**AIM OF THE TASK**
Write out the material below exactly, with no line missing.

**INFORMATION SHOWN**
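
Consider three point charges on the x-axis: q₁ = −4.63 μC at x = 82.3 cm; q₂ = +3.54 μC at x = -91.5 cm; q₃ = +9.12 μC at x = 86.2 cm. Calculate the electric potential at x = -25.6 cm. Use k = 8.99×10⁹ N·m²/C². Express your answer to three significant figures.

The total potential is the scalar sum of each charge's contribution, V = Σ kqᵢ/rᵢ.
Distances from the field point to each charge: r₁ = 1.08 m, r₂ = 0.659 m, r₃ = 1.12 m.
V = k[(-4.63×10⁻⁶)/(1.08) + (3.54×10⁻⁶)/(0.659) + (9.12×10⁻⁶)/(1.12)] = 8.31×10⁴ V.

8.31×10⁴ V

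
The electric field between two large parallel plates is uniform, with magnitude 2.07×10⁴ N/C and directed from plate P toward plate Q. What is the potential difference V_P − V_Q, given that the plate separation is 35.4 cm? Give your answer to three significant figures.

In a uniform field, potential decreases in the direction of E: ΔV = −E·d for a displacement d parallel to E.
Going from Q to P is a displacement of 35.4 cm opposite to the field, so V_P − V_Q = +Ed = 7330 V.

7330 V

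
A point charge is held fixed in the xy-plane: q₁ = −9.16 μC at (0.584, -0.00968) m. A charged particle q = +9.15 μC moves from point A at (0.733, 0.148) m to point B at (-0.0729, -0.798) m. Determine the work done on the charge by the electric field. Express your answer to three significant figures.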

**OUTPUT OF THE TASK**
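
Consider three point charges on the x-axis: q₁ = −4.63 μC at x = 82.3 cm; q₂ = +3.54 μC at x = -91.5 cm; q₃ = +9.12 μC at x = 86.2 cm. Calculate the electric potential at x = -25.6 cm. Use k = 8.99×10⁹ N·m²/C². Express your answer to three significant figures.

The total potential is the scalar sum of each charge's contribution, V = Σ kqᵢ/rᵢ.
Distances from the field point to each charge: r₁ = 1.08 m, r₂ = 0.659 m, r₃ = 1.12 m.
V = k[(-4.63×10⁻⁶)/(1.08) + (3.54×10⁻⁶)/(0.659) + (9.12×10⁻⁶)/(1.12)] = 8.31×10⁴ V.

8.31×10⁴ V

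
The electric field between two large parallel plates is uniform, with magnitude 2.07×10⁴ N/C and directed from plate P toward plate Q. What is the potential difference V_P − V_Q, given that the plate separation is 35.4 cm? Give your answer to three significant figures.

In a uniform field, potential decreases in the direction of E: ΔV = −E·d for a displacement d parallel to E.
Going from Q to P is a displacement of 35.4 cm opposite to the field, so V_P − V_Q = +Ed = 7330 V.

7330 V

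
A point charge is held fixed in the xy-plane: q₁ = −9.16 μC at (0.584, -0.00968) m. A charged particle q = +9.15 μC moves from point A at (0.733, 0.148) m to point B at (-0.0729, -0.798) m. Determine the work done on the charge by the electric field. Express your answer to three significant figures.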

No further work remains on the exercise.